■ TASK DESCRIPTION:
A single number is all that's needed: how many lines in the data contain the string "airway".
----- PROVIDED ENTRIES -----
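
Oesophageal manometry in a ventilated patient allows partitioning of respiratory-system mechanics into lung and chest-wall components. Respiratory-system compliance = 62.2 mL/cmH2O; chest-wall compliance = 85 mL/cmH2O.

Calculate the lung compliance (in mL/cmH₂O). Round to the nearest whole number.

1/CL = 1/Crs − 1/Ccw.
1/CL = 1/62.2 − 1/85 = 0.004312.
CL = 231.91 mL/cmH2O.

232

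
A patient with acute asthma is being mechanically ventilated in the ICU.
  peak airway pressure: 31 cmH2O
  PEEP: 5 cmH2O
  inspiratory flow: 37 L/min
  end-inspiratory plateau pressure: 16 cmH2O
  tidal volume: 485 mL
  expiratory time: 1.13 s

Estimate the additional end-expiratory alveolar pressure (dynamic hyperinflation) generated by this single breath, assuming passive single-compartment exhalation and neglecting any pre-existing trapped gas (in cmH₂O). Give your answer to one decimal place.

Flow: 37 L/min ÷ 60 = 0.6167 L/s.
R = (PIP − Pplat)/V̇ = (31 − 16) / 0.6167 = 15.0/0.6167 = 24.323 cmH2O·s/L.
C = Vt/(Pplat − PEEP) = 485.0 / (16 − 5) = 485.0/11.0 = 44.091 mL/cmH2O.
τ = R × C = 24.323 × 0.04409 L/cmH2O = 1.072 s.
Fraction remaining = e^(−Te/τ) = e^(−1.13/1.072) = 0.3485; trapped volume = 485.0 × 0.3485 = 169.02 mL.
Additional alveolar pressure from trapping ≈ V_trapped / C = 169.02 / 44.091 = 3.833 cmH2O.

3.8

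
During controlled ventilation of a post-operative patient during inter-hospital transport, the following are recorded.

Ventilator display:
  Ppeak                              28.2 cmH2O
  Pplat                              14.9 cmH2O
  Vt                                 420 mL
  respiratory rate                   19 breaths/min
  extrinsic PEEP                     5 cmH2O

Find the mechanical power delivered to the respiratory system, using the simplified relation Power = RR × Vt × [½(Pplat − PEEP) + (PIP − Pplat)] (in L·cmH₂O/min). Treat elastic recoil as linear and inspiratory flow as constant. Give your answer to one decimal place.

Per-breath work = Vt × [½(Pplat−PEEP) + (PIP−Pplat)] = 0.420 × [0.5×9.9 + 13.3] = 0.420 × 18.25 = 7.665 L·cmH2O.
Power = 19 × 7.665 = 145.64 L·cmH2O/min.

145.6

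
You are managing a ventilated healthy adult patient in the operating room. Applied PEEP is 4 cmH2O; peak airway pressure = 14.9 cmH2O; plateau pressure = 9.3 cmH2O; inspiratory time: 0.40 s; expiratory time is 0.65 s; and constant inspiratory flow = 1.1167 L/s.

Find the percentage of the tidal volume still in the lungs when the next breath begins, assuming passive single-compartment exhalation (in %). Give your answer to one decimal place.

21.5

Vt = flow × Ti = 1.1167 L/s × 0.40 s × 1000 mL/L = 446.68 mL.
R = (PIP − Pplat)/V̇ = (14.9 − 9.3) / 1.1167 = 5.6/1.1167 = 5.015 cmH2O·s/L.
C = Vt/(Pplat − PEEP) = 446.68 / (9.3 − 4) = 446.68/5.3 = 84.279 mL/cmH2O.
τ = R × C = 5.015 × 0.08428 L/cmH2O = 0.4227 s.
Fraction remaining at end-expiration = e^(−Te/τ) = e^(−0.65/0.4227) = 0.2149 → 21.49%.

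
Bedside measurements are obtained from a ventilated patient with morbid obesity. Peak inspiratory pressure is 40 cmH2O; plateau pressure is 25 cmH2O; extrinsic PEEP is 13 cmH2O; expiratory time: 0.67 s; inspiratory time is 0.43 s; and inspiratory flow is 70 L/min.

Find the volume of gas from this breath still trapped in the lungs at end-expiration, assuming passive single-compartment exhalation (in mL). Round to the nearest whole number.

Flow: 70 L/min ÷ 60 = 1.1667 L/s.
Vt = flow × Ti = 1.1667 L/s × 0.43 s × 1000 mL/L = 501.68 mL.
R = (PIP − Pplat)/V̇ = (40 − 25) / 1.1667 = 15.0/1.1667 = 12.857 cmH2O·s/L.
C = Vt/(Pplat − PEEP) = 501.68 / (25 − 13) = 501.68/12.0 = 41.807 mL/cmH2O.
τ = R × C = 12.857 × 0.04181 L/cmH2O = 0.5376 s.
Fraction remaining = e^(−Te/τ) = e^(−0.67/0.5376) = 0.2876.
Trapped volume = 501.68 × 0.2876 = 144.28 mL.

144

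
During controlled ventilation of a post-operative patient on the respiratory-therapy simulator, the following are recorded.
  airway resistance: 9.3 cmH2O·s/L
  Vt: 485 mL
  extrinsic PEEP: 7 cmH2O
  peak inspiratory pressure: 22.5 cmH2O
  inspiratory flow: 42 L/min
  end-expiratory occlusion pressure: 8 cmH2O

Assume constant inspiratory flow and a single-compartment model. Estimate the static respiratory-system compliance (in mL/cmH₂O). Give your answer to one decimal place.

60.7

Flow: 42 L/min ÷ 60 = 0.7 L/s.
Total PEEP = 8 cmH2O (set 7 + intrinsic 1); this is the baseline alveolar pressure.
Equation of motion (constant flow): PIP = Vt/C + R·V̇ + PEEP.
Vt/C = PIP − R·V̇ − PEEP = 22.5 − 9.3×0.7 − 8 = 22.5 − 6.51 − 8 = 7.99 cmH2O.
C = Vt / 7.99 = 485 / 7.99 = 60.701 mL/cmH2O.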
-----
■ ANSWER TO THIS TASK:
3